▶ WORK TASK: Lines from the one containing "Let U(E) = 15, x" through the end of the entries below: set them down exactly, both ends included, with nothing added.

▶ Saved data entries:
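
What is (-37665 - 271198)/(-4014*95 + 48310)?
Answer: 308863/333020 ≈ 0.92746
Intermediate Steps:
(-37665 - 271198)/(-4014*95 + 48310) = -308863/(-381330 + 48310) = -308863/(-333020) = -308863*(-1/333020) = 308863/333020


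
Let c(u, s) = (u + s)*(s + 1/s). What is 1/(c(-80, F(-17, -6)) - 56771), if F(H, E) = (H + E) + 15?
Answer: -1/56056 ≈ -1.7839e-5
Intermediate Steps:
F(H, E) = 15 + E + H (F(H, E) = (E + H) + 15 = 15 + E + H)
c(u, s) = (s + u)*(s + 1/s)
1/(c(-80, F(-17, -6)) - 56771) = 1/((1 + (15 - 6 - 17)² + (15 - 6 - 17)*(-80) - 80/(15 - 6 - 17)) - 56771) = 1/((1 + (-8)² - 8*(-80) - 80/(-8)) - 56771) = 1/((1 + 64 + 640 - 80*(-⅛)) - 56771) = 1/((1 + 64 + 640 + 10) - 56771) = 1/(715 - 56771) = 1/(-56056) = -1/56056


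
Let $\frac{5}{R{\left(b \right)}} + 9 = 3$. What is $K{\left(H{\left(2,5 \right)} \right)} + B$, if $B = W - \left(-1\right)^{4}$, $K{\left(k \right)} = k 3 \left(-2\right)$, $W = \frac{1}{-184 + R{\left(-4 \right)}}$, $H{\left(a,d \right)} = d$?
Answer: $- \frac{34385}{1109} \approx -31.005$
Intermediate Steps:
$R{\left(b \right)} = - \frac{5}{6}$ ($R{\left(b \right)} = \frac{5}{-9 + 3} = \frac{5}{-6} = 5 \left(- \frac{1}{6}\right) = - \frac{5}{6}$)
$W = - \frac{6}{1109}$ ($W = \frac{1}{-184 - \frac{5}{6}} = \frac{1}{- \frac{1109}{6}} = - \frac{6}{1109} \approx -0.0054103$)
$K{\left(k \right)} = - 6 k$ ($K{\left(k \right)} = 3 k \left(-2\right) = - 6 k$)
$B = - \frac{1115}{1109}$ ($B = - \frac{6}{1109} - \left(-1\right)^{4} = - \frac{6}{1109} - 1 = - \frac{1115}{1109} \approx -1.0054$)
$K{\left(H{\left(2,5 \right)} \right)} + B = \left(-6\right) 5 - \frac{1115}{1109} = -30 - \frac{1115}{1109} = - \frac{34385}{1109}$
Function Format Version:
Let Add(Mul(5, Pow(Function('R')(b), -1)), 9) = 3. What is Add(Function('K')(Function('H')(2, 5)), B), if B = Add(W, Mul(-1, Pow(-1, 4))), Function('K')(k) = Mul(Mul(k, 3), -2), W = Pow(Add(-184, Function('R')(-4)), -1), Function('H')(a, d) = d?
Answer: Rational(-34385, 1109) ≈ -31.005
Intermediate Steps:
Function('R')(b) = Rational(-5, 6) (Function('R')(b) = Mul(5, Pow(Add(-9, 3), -1)) = Mul(5, Pow(-6, -1)) = Mul(5, Rational(-1, 6)) = Rational(-5, 6))
W = Rational(-6, 1109) (W = Pow(Add(-184, Rational(-5, 6)), -1) = Pow(Rational(-1109, 6), -1) = Rational(-6, 1109) ≈ -0.0054103)
Function('K')(k) = Mul(-6, k) (Function('K')(k) = Mul(Mul(3, k), -2) = Mul(-6, k))
B = Rational(-1115, 1109) (B = Add(Rational(-6, 1109), Mul(-1, Pow(-1, 4))) = Add(Rational(-6, 1109), Mul(-1, 1)) = Add(Rational(-6, 1109), -1) = Rational(-1115, 1109) ≈ -1.0054)
Add(Function('K')(Function('H')(2, 5)), B) = Add(Mul(-6, 5), Rational(-1115, 1109)) = Add(-30, Rational(-1115, 1109)) = Rational(-34385, 1109)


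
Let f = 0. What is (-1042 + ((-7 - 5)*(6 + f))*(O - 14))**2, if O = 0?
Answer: 1156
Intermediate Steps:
(-1042 + ((-7 - 5)*(6 + f))*(O - 14))**2 = (-1042 + ((-7 - 5)*(6 + 0))*(0 - 14))**2 = (-1042 - 12*6*(-14))**2 = (-1042 - 72*(-14))**2 = (-1042 + 1008)**2 = (-34)**2 = 1156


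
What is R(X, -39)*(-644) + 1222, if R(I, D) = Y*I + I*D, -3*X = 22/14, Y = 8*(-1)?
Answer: -43898/3 ≈ -14633.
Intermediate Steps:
Y = -8
X = -11/21 (X = -22/(3*14) = -⅓*11/7 = -11/21 ≈ -0.52381)
R(I, D) = -8*I + D*I (R(I, D) = -8*I + I*D = -8*I + D*I)
R(X, -39)*(-644) + 1222 = -11*(-8 - 39)/21*(-644) + 1222 = -11/21*(-47)*(-644) + 1222 = (517/21)*(-644) + 1222 = -47564/3 + 1222 = -43898/3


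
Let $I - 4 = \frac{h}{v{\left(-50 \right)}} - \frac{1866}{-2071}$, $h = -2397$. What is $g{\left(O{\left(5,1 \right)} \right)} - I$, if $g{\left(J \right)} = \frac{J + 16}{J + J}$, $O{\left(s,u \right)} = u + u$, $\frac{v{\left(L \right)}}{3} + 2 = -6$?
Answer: $- \frac{1661373}{16568} \approx -100.28$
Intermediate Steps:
$v{\left(L \right)} = -24$ ($v{\left(L \right)} = -6 + 3 \left(-6\right) = -6 - 18 = -24$)
$O{\left(s,u \right)} = 2 u$
$g{\left(J \right)} = \frac{16 + J}{2 J}$
$I = \frac{1735929}{16568}$ ($I = 4 - \left(- \frac{1866}{2071} - \frac{799}{8}\right) = 4 - - \frac{1669657}{16568} = 4 + \left(\frac{799}{8} + \frac{1866}{2071}\right) = 4 + \frac{1669657}{16568} = \frac{1735929}{16568} \approx 104.78$)
$g{\left(O{\left(5,1 \right)} \right)} - I = \frac{16 + 2 \cdot 1}{2 \cdot 2 \cdot 1} - \frac{1735929}{16568} = \frac{16 + 2}{2 \cdot 2} - \frac{1735929}{16568} = \frac{1}{2} \cdot \frac{1}{2} \cdot 18 - \frac{1735929}{16568} = \frac{9}{2} - \frac{1735929}{16568} = - \frac{1661373}{16568}$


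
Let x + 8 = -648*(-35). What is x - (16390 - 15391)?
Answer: 21673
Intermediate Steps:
x = 22672 (x = -8 - 648*(-35) = -8 + 22680 = 22672)
x - (16390 - 15391) = 22672 - (16390 - 15391) = 22672 - 1*999 = 22672 - 999 = 21673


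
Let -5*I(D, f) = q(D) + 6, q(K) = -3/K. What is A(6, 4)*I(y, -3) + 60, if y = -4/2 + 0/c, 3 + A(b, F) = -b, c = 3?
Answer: 147/2 ≈ 73.500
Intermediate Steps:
A(b, F) = -3 - b
y = -2 (y = -4/2 + 0/3 = -4*1/2 + 0*(1/3) = -2 + 0 = -2)
I(D, f) = -6/5 + 3/(5*D) (I(D, f) = -(-3/D + 6)/5 = -(6 - 3/D)/5 = -6/5 + 3/(5*D))
A(6, 4)*I(y, -3) + 60 = (-3 - 1*6)*((3/5)*(1 - 2*(-2))/(-2)) + 60 = (-3 - 6)*((3/5)*(-1/2)*(1 + 4)) + 60 = -27*(-1)*5/(5*2) + 60 = -9*(-3/2) + 60 = 27/2 + 60 = 147/2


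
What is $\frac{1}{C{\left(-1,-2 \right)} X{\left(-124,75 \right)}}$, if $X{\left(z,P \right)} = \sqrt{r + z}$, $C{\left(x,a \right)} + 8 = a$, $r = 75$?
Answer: $\frac{i}{70} \approx 0.014286 i$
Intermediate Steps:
$C{\left(x,a \right)} = -8 + a$
$X{\left(z,P \right)} = \sqrt{75 + z}$
$\frac{1}{C{\left(-1,-2 \right)} X{\left(-124,75 \right)}} = \frac{1}{\left(-8 - 2\right) \sqrt{75 - 124}} = \frac{1}{\left(-10\right) \sqrt{-49}} = \frac{1}{\left(-10\right) 7 i} = \frac{1}{\left(-70\right) i} = \frac{i}{70}$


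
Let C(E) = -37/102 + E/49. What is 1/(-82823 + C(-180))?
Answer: -4998/413969527 ≈ -1.2073e-5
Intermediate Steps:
C(E) = -37/102 + E/49 (C(E) = -37*1/102 + E*(1/49) = -37/102 + E/49)
1/(-82823 + C(-180)) = 1/(-82823 + (-37/102 + (1/49)*(-180))) = 1/(-82823 + (-37/102 - 180/49)) = 1/(-82823 - 20173/4998) = 1/(-413969527/4998) = -4998/413969527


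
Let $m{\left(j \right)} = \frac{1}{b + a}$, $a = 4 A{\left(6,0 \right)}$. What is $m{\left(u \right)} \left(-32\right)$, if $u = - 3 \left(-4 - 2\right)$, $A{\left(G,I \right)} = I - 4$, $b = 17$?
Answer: $-32$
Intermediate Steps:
$A{\left(G,I \right)} = -4 + I$
$u = 18$ ($u = \left(-3\right) \left(-6\right) = 18$)
$a = -16$ ($a = 4 \left(-4 + 0\right) = 4 \left(-4\right) = -16$)
$m{\left(j \right)} = 1$ ($m{\left(j \right)} = \frac{1}{17 - 16} = 1^{-1} = 1$)
$m{\left(u \right)} \left(-32\right) = 1 \left(-32\right) = -32$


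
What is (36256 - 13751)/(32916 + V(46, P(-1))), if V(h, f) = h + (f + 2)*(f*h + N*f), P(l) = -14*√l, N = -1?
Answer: 271657855/292211882 + 7089075*I/146105941 ≈ 0.92966 + 0.04852*I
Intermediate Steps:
V(h, f) = h + (2 + f)*(-f + f*h) (V(h, f) = h + (f + 2)*(f*h - f) = h + (2 + f)*(-f + f*h))
(36256 - 13751)/(32916 + V(46, P(-1))) = (36256 - 13751)/(32916 + (46 - (-14*I)² - (-28)*√(-1) + 46*(-14*I)² + 2*(-14*I)*46)) = 22505/(32916 + (46 - (-14*I)² - (-28)*I + 46*(-14*I)² + 2*(-14*I)*46)) = 22505/(32916 + (46 - 1*(-196) + 28*I + 46*(-196) - 1288*I)) = 22505/(32916 + (46 + 196 + 28*I - 9016 - 1288*I)) = 22505/(32916 + (-8774 - 1260*I)) = 22505/(24142 - 1260*I) = 22505*((24142 + 1260*I)/584423764) = 22505*(24142 + 1260*I)/584423764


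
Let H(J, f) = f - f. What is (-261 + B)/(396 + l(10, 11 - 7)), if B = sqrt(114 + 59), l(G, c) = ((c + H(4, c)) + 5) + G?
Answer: -261/415 + sqrt(173)/415 ≈ -0.59722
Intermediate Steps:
H(J, f) = 0
l(G, c) = 5 + G + c (l(G, c) = ((c + 0) + 5) + G = (c + 5) + G = (5 + c) + G = 5 + G + c)
B = sqrt(173) ≈ 13.153
(-261 + B)/(396 + l(10, 11 - 7)) = (-261 + sqrt(173))/(396 + (5 + 10 + (11 - 7))) = (-261 + sqrt(173))/(396 + (5 + 10 + 4)) = (-261 + sqrt(173))/(396 + 19) = (-261 + sqrt(173))/415 = (-261 + sqrt(173))*(1/415) = -261/415 + sqrt(173)/415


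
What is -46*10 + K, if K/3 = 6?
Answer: -442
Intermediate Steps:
K = 18 (K = 3*6 = 18)
-46*10 + K = -46*10 + 18 = -460 + 18 = -442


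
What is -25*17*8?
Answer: -3400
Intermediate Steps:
-25*17*8 = -425*8 = -3400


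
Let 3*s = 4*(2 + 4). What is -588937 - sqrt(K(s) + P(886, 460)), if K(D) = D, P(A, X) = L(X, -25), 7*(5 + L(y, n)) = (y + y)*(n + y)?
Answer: -588937 - 81*sqrt(427)/7 ≈ -5.8918e+5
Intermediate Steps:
L(y, n) = -5 + 2*y*(n + y)/7 (L(y, n) = -5 + ((y + y)*(n + y))/7 = -5 + ((2*y)*(n + y))/7 = -5 + (2*y*(n + y))/7 = -5 + 2*y*(n + y)/7)
P(A, X) = -5 - 50*X/7 + 2*X**2/7 (P(A, X) = -5 + 2*X**2/7 + (2/7)*(-25)*X = -5 + 2*X**2/7 - 50*X/7 = -5 - 50*X/7 + 2*X**2/7)
s = 8 (s = (4*(2 + 4))/3 = (4*6)/3 = (1/3)*24 = 8)
-588937 - sqrt(K(s) + P(886, 460)) = -588937 - sqrt(8 + (-5 - 50/7*460 + (2/7)*460**2)) = -588937 - sqrt(8 + (-5 - 23000/7 + (2/7)*211600)) = -588937 - sqrt(8 + (-5 - 23000/7 + 423200/7)) = -588937 - sqrt(8 + 400165/7) = -588937 - sqrt(400221/7) = -588937 - 81*sqrt(427)/7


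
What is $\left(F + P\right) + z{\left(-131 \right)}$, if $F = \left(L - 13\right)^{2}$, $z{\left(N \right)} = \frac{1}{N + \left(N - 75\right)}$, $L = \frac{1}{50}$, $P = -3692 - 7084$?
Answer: $- \frac{8936837763}{842500} \approx -10608.0$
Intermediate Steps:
$P = -10776$
$L = \frac{1}{50} \approx 0.02$
$z{\left(N \right)} = \frac{1}{-75 + 2 N}$ ($z{\left(N \right)} = \frac{1}{N + \left(N - 75\right)} = \frac{1}{N + \left(-75 + N\right)} = \frac{1}{-75 + 2 N}$)
$F = \frac{421201}{2500}$ ($F = \left(\frac{1}{50} - 13\right)^{2} = \left(- \frac{649}{50}\right)^{2} = \frac{421201}{2500} \approx 168.48$)
$\left(F + P\right) + z{\left(-131 \right)} = \left(\frac{421201}{2500} - 10776\right) + \frac{1}{-75 + 2 \left(-131\right)} = - \frac{26518799}{2500} + \frac{1}{-75 - 262} = - \frac{26518799}{2500} + \frac{1}{-337} = - \frac{26518799}{2500} - \frac{1}{337} = - \frac{8936837763}{842500}$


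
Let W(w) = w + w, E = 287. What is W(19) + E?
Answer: 325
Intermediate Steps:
W(w) = 2*w
W(19) + E = 2*19 + 287 = 38 + 287 = 325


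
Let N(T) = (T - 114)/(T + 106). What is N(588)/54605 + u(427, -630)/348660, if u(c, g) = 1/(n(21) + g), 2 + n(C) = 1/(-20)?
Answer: 52208873126/4175566914158055 ≈ 1.2503e-5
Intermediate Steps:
n(C) = -41/20 (n(C) = -2 + 1/(-20) = -2 - 1/20 = -41/20)
N(T) = (-114 + T)/(106 + T)
u(c, g) = 1/(-41/20 + g)
N(588)/54605 + u(427, -630)/348660 = ((-114 + 588)/(106 + 588))/54605 + (20/(-41 + 20*(-630)))/348660 = (474/694)*(1/54605) + (20/(-41 - 12600))*(1/348660) = ((1/694)*474)*(1/54605) + (20/(-12641))*(1/348660) = (237/347)*(1/54605) + (20*(-1/12641))*(1/348660) = 237/18947935 - 20/12641*1/348660 = 237/18947935 - 1/220370553 = 52208873126/4175566914158055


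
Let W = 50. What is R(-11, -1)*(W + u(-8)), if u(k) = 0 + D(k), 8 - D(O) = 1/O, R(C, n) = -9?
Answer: -4185/8 ≈ -523.13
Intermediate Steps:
D(O) = 8 - 1/O
u(k) = 8 - 1/k (u(k) = 0 + (8 - 1/k) = 8 - 1/k)
R(-11, -1)*(W + u(-8)) = -9*(50 + (8 - 1/(-8))) = -9*(50 + (8 - 1*(-⅛))) = -9*(50 + (8 + ⅛)) = -9*(50 + 65/8) = -9*465/8 = -4185/8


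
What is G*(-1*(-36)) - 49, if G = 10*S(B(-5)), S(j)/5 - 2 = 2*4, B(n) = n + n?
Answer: 17951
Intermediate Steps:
B(n) = 2*n
S(j) = 50 (S(j) = 10 + 5*(2*4) = 10 + 5*8 = 10 + 40 = 50)
G = 500 (G = 10*50 = 500)
G*(-1*(-36)) - 49 = 500*(-1*(-36)) - 49 = 500*36 - 49 = 18000 - 49 = 17951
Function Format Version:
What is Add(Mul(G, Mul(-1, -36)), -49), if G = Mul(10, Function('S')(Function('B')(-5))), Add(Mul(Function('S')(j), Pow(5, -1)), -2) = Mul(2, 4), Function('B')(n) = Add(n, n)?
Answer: 17951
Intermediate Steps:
Function('B')(n) = Mul(2, n)
Function('S')(j) = 50 (Function('S')(j) = Add(10, Mul(5, Mul(2, 4))) = Add(10, Mul(5, 8)) = Add(10, 40) = 50)
G = 500 (G = Mul(10, 50) = 500)
Add(Mul(G, Mul(-1, -36)), -49) = Add(Mul(500, Mul(-1, -36)), -49) = Add(Mul(500, 36), -49) = Add(18000, -49) = 17951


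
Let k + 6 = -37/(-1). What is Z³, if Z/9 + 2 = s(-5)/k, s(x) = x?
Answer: -219256227/29791 ≈ -7359.8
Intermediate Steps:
k = 31 (k = -6 - 37/(-1) = -6 - 37*(-1) = -6 + 37 = 31)
Z = -603/31 (Z = -18 + 9*(-5/31) = -18 - 45/31 = -603/31 ≈ -19.452)
Z³ = (-603/31)³ = -219256227/29791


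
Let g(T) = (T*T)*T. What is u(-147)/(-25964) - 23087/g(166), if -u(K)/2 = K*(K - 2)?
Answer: 49945544927/29691755336 ≈ 1.6821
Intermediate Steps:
u(K) = -2*K*(-2 + K) (u(K) = -2*K*(K - 2) = -2*K*(-2 + K))
g(T) = T**3 (g(T) = T**2*T = T**3)
u(-147)/(-25964) - 23087/g(166) = (2*(-147)*(2 - 1*(-147)))/(-25964) - 23087/(166**3) = (2*(-147)*(2 + 147))*(-1/25964) - 23087/4574296 = (2*(-147)*149)*(-1/25964) - 23087*1/4574296 = -43806*(-1/25964) - 23087/4574296 = 21903/12982 - 23087/4574296 = 49945544927/29691755336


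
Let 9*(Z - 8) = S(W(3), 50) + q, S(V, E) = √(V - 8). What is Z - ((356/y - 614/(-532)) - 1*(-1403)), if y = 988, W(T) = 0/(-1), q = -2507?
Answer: -52131529/31122 + 2*I*√2/9 ≈ -1675.1 + 0.31427*I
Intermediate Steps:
W(T) = 0 (W(T) = 0*(-1) = 0)
S(V, E) = √(-8 + V)
Z = -2435/9 + 2*I*√2/9 (Z = 8 + (√(-8 + 0) - 2507)/9 = 8 + (√(-8) - 2507)/9 = 8 + (2*I*√2 - 2507)/9 = 8 + (-2507 + 2*I*√2)/9 = 8 + (-2507/9 + 2*I*√2/9) = -2435/9 + 2*I*√2/9 ≈ -270.56 + 0.31427*I)
Z - ((356/y - 614/(-532)) - 1*(-1403)) = (-2435/9 + 2*I*√2/9) - ((356/988 - 614/(-532)) - 1*(-1403)) = (-2435/9 + 2*I*√2/9) - ((356*(1/988) - 614*(-1/532)) + 1403) = (-2435/9 + 2*I*√2/9) - ((89/247 + 307/266) + 1403) = (-2435/9 + 2*I*√2/9) - (5237/3458 + 1403) = (-2435/9 + 2*I*√2/9) - 1*4856811/3458 = (-2435/9 + 2*I*√2/9) - 4856811/3458 = -52131529/31122 + 2*I*√2/9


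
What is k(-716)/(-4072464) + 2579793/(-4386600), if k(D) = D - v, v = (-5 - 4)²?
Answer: -145869694441/248114869200 ≈ -0.58791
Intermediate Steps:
v = 81 (v = (-9)² = 81)
k(D) = -81 + D (k(D) = D - 1*81 = D - 81 = -81 + D)
k(-716)/(-4072464) + 2579793/(-4386600) = (-81 - 716)/(-4072464) + 2579793/(-4386600) = -797*(-1/4072464) + 2579793*(-1/4386600) = 797/4072464 - 859931/1462200 = -145869694441/248114869200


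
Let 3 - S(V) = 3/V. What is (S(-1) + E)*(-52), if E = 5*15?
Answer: -4212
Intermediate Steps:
E = 75
S(V) = 3 - 3/V
(S(-1) + E)*(-52) = ((3 - 3/(-1)) + 75)*(-52) = ((3 - 3*(-1)) + 75)*(-52) = ((3 + 3) + 75)*(-52) = (6 + 75)*(-52) = 81*(-52) = -4212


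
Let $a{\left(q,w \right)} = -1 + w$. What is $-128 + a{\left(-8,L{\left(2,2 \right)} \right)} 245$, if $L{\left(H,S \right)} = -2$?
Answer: $-863$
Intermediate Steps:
$-128 + a{\left(-8,L{\left(2,2 \right)} \right)} 245 = -128 + \left(-1 - 2\right) 245 = -128 - 735 = -863$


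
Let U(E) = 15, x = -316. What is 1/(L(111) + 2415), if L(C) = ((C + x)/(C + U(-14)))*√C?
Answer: 2556036/6172515955 + 1722*√111/6172515955 ≈ 0.00041704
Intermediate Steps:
L(C) = √C*(-316 + C)/(15 + C) (L(C) = ((C - 316)/(C + 15))*√C = ((-316 + C)/(15 + C))*√C = √C*(-316 + C)/(15 + C))
1/(L(111) + 2415) = 1/(√111*(-316 + 111)/(15 + 111) + 2415) = 1/(√111*(-205)/126 + 2415) = 1/(√111*(1/126)*(-205) + 2415) = 1/(-205*√111/126 + 2415) = 1/(2415 - 205*√111/126)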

▶ TASK OUTPUT:
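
Let U(E) = 15, x = -316. What is 1/(L(111) + 2415), if L(C) = ((C + x)/(C + U(-14)))*√C?
Answer: 2556036/6172515955 + 1722*√111/6172515955 ≈ 0.00041704
Intermediate Steps:
L(C) = √C*(-316 + C)/(15 + C) (L(C) = ((C - 316)/(C + 15))*√C = ((-316 + C)/(15 + C))*√C = √C*(-316 + C)/(15 + C))
1/(L(111) + 2415) = 1/(√111*(-316 + 111)/(15 + 111) + 2415) = 1/(√111*(-205)/126 + 2415) = 1/(√111*(1/126)*(-205) + 2415) = 1/(-205*√111/126 + 2415) = 1/(2415 - 205*√111/126)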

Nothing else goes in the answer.